### What to work on
Print the entries once more, unchanged.

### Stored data
------------------------------------------------

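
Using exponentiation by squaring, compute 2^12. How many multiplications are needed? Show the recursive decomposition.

Computing 2^12 by squaring (build up from 2^1; each line after the first costs one multiplication):

2^1 = 2
2^2 = (2^1)^2 = 2^2 = 4
2^3 = 2 * 2^2 = 2 * 4 = 8
2^6 = (2^3)^2 = 8^2 = 64
2^12 = (2^6)^2 = 64^2 = 4096

Result: 4096
Multiplications needed: 4 (4 lines after 2^1)

2^12 = 4096. Using exponentiation by squaring, this requires 4 multiplications. The key idea: if the exponent is even, square the half-power; if odd, multiply by the base once.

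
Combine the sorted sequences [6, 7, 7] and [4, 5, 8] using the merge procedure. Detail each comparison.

Merging process:

Compare 6 vs 4: take 4 from right. Merged: [4]
Compare 6 vs 5: take 5 from right. Merged: [4, 5]
Compare 6 vs 8: take 6 from left. Merged: [4, 5, 6]
Compare 7 vs 8: take 7 from left. Merged: [4, 5, 6, 7]
Compare 7 vs 8: take 7 from left. Merged: [4, 5, 6, 7, 7]
Append remaining from right: [8]. Merged: [4, 5, 6, 7, 7, 8]

Final merged array: [4, 5, 6, 7, 7, 8]
Total comparisons: 5

The merged array is [4, 5, 6, 7, 7, 8], requiring 5 comparisons. The merge step runs in O(n) time where n is the total number of elements.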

------------------------------------------------

### Written response
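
Using exponentiation by squaring, compute 2^12. How many multiplications are needed? Show the recursive decomposition.

Computing 2^12 by squaring (build up from 2^1; each line after the first costs one multiplication):

2^1 = 2
2^2 = (2^1)^2 = 2^2 = 4
2^3 = 2 * 2^2 = 2 * 4 = 8
2^6 = (2^3)^2 = 8^2 = 64
2^12 = (2^6)^2 = 64^2 = 4096

Result: 4096
Multiplications needed: 4 (4 lines after 2^1)

2^12 = 4096. Using exponentiation by squaring, this requires 4 multiplications. The key idea: if the exponent is even, square the half-power; if odd, multiply by the base once.

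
Combine the sorted sequences [6, 7, 7] and [4, 5, 8] using the merge procedure. Detail each comparison.

Merging process:

Compare 6 vs 4: take 4 from right. Merged: [4]
Compare 6 vs 5: take 5 from right. Merged: [4, 5]
Compare 6 vs 8: take 6 from left. Merged: [4, 5, 6]
Compare 7 vs 8: take 7 from left. Merged: [4, 5, 6, 7]
Compare 7 vs 8: take 7 from left. Merged: [4, 5, 6, 7, 7]
Append remaining from right: [8]. Merged: [4, 5, 6, 7, 7, 8]

Final merged array: [4, 5, 6, 7, 7, 8]
Total comparisons: 5

The merged array is [4, 5, 6, 7, 7, 8], requiring 5 comparisons. The merge step runs in O(n) time where n is the total number of elements.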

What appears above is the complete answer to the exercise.